--- RECORDS Enclosed Below ---
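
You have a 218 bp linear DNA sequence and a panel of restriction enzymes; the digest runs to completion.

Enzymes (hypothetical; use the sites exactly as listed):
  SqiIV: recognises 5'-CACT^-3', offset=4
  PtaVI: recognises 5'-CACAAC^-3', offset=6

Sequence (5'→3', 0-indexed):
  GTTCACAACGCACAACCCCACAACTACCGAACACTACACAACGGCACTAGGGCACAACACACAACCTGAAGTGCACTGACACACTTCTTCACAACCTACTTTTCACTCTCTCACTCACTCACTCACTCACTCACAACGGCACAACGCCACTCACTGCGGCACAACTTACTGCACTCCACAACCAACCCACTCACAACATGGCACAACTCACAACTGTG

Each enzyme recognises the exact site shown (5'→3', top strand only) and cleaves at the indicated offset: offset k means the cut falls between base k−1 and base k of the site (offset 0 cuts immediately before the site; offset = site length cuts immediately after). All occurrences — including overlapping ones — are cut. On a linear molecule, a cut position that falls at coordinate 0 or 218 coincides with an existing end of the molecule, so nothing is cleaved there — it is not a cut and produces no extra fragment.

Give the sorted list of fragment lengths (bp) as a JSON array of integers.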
--- End of Enclosed RECORDS ---
*WHAT THE TASK ASKS*
Retype the data in full, precisely as given.

*YOUR RESPONSE*
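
You have a 218 bp linear DNA sequence and a panel of restriction enzymes; the digest runs to completion.

Enzymes (hypothetical; use the sites exactly as listed):
  SqiIV: recognises 5'-CACT^-3', offset=4
  PtaVI: recognises 5'-CACAAC^-3', offset=6

Sequence (5'→3', 0-indexed):
  GTTCACAACGCACAACCCCACAACTACCGAACACTACACAACGGCACTAGGGCACAACACACAACCTGAAGTGCACTGACACACTTCTTCACAACCTACTTTTCACTCTCTCACTCACTCACTCACTCACTCACAACGGCACAACGCCACTCACTGCGGCACAACTTACTGCACTCCACAACCAACCCACTCACAACATGGCACAACTCACAACTGTG

Each enzyme recognises the exact site shown (5'→3', top strand only) and cleaves at the indicated offset: offset k means the cut falls between base k−1 and base k of the site (offset 0 cuts immediately before the site; offset = site length cuts immediately after). All occurrences — including overlapping ones — are cut. On a linear molecule, a cut position that falls at coordinate 0 or 218 coincides with an existing end of the molecule, so nothing is cleaved there — it is not a cut and produces no extra fragment.

Give the sorted list of fragment lengths (bp) as a JSON array of integers.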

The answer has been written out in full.